• **WORK REQUEST**
The records below must be duplicated exactly, character for character.

• **STORED DATA**
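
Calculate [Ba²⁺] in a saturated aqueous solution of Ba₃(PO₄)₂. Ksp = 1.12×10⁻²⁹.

1.91×10⁻⁶ M

Ba₃(PO₄)₂(s) ⇌ 3 Ba²⁺(aq) + 2 PO₄³⁻(aq)
If s mol/L of Ba₃(PO₄)₂ dissolves, [Ba²⁺] = 3s and [PO₄³⁻] = 2s.
Ksp = [Ba²⁺]^3[PO₄³⁻]^2 = (3s)^3 · (2s)^2 = 108s^5 = 1.12×10⁻²⁹
s = 6.36×10⁻⁷ mol L⁻¹
[Ba²⁺] = 3s = 1.91×10⁻⁶ mol L⁻¹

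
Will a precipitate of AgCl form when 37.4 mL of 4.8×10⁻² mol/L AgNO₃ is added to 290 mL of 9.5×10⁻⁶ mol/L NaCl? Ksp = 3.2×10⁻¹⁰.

Total volume after mixing = 37.4 + 290 = 327.4 mL.
[Ag⁺] = (4.8×10⁻²)(37.4)/327.4 = 5.5×10⁻³ mol/L
[Cl⁻] = (9.5×10⁻⁶)(290)/327.4 = 8.4×10⁻⁶ mol/L
Q = [Ag⁺][Cl⁻] = 4.6×10⁻⁸
Q = 4.6×10⁻⁸ > Ksp = 3.2×10⁻¹⁰, so the solution is supersaturated and AgCl precipitates.

Yes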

• **ANSWER SPACE**
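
Calculate [Ba²⁺] in a saturated aqueous solution of Ba₃(PO₄)₂. Ksp = 1.12×10⁻²⁹.

1.91×10⁻⁶ M

Ba₃(PO₄)₂(s) ⇌ 3 Ba²⁺(aq) + 2 PO₄³⁻(aq)
If s mol/L of Ba₃(PO₄)₂ dissolves, [Ba²⁺] = 3s and [PO₄³⁻] = 2s.
Ksp = [Ba²⁺]^3[PO₄³⁻]^2 = (3s)^3 · (2s)^2 = 108s^5 = 1.12×10⁻²⁹
s = 6.36×10⁻⁷ mol L⁻¹
[Ba²⁺] = 3s = 1.91×10⁻⁶ mol L⁻¹

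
Will a precipitate of AgCl form when 37.4 mL of 4.8×10⁻² mol/L AgNO₃ is added to 290 mL of 9.5×10⁻⁶ mol/L NaCl? Ksp = 3.2×10⁻¹⁰.

Total volume after mixing = 37.4 + 290 = 327.4 mL.
[Ag⁺] = (4.8×10⁻²)(37.4)/327.4 = 5.5×10⁻³ mol/L
[Cl⁻] = (9.5×10⁻⁶)(290)/327.4 = 8.4×10⁻⁶ mol/L
Q = [Ag⁺][Cl⁻] = 4.6×10⁻⁸
Q = 4.6×10⁻⁸ > Ksp = 3.2×10⁻¹⁰, so the solution is supersaturated and AgCl precipitates.

Yes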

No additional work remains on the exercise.